▸ **Work required**: The required output is the line with "A colleague training a language-ID" and each line that follows it to the end of the entries below, copied exactly and with nothing added.

Saved data entries
....
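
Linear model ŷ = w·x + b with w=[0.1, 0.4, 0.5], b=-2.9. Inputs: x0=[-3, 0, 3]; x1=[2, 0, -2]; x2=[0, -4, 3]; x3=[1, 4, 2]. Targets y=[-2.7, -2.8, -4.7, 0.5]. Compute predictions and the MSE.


ŷ0 = (0.1)·(-3) + (0.4)·(0) + (0.5)·(3) - 2.9 = -1.7
ŷ1 = (0.1)·(2) + (0.4)·(0) + (0.5)·(-2) - 2.9 = -3.7
ŷ2 = (0.1)·(0) + (0.4)·(-4) + (0.5)·(3) - 2.9 = -3.0
ŷ3 = (0.1)·(1) + (0.4)·(4) + (0.5)·(2) - 2.9 = -0.2
errors² = [1.0, 0.81, 2.89, 0.49]
MSE = 5.1900/4 = 1.2975

1.2975


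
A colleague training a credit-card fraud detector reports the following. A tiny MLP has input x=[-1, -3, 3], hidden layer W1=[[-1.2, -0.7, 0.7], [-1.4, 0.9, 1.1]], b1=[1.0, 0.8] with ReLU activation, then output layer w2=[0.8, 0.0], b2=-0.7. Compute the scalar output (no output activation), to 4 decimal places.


z1[0] = (-1.2)·(-1) + (-0.7)·(-3) + (0.7)·(3) + 1.0 = 6.4
z1[1] = (-1.4)·(-1) + (0.9)·(-3) + (1.1)·(3) + 0.8 = 2.8
h = ReLU(z1) = [6.4, 2.8]
output = (0.8)·(6.4) + (0.0)·(2.8) - 0.7 = 4.42

4.42


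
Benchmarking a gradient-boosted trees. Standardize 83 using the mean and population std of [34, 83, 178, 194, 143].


μ = 126.4, σ = 59.8819
z = (83 - 126.4)/59.8819 = -0.7248

-0.7248


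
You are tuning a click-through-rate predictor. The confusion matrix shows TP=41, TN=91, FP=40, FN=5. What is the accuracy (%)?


Accuracy = (TP+TN)/(TP+TN+FP+FN)
= (41+91)/(177)
= 132/177 = 74.58%

74.58%


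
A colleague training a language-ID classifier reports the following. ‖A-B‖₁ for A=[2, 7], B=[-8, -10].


d = |2+ 8| + |7+ 10|
  = 10 + 17
  = 27

27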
....
▸ **Solution to this task**:
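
A colleague training a language-ID classifier reports the following. ‖A-B‖₁ for A=[2, 7], B=[-8, -10].


d = |2+ 8| + |7+ 10|
  = 10 + 17
  = 27

27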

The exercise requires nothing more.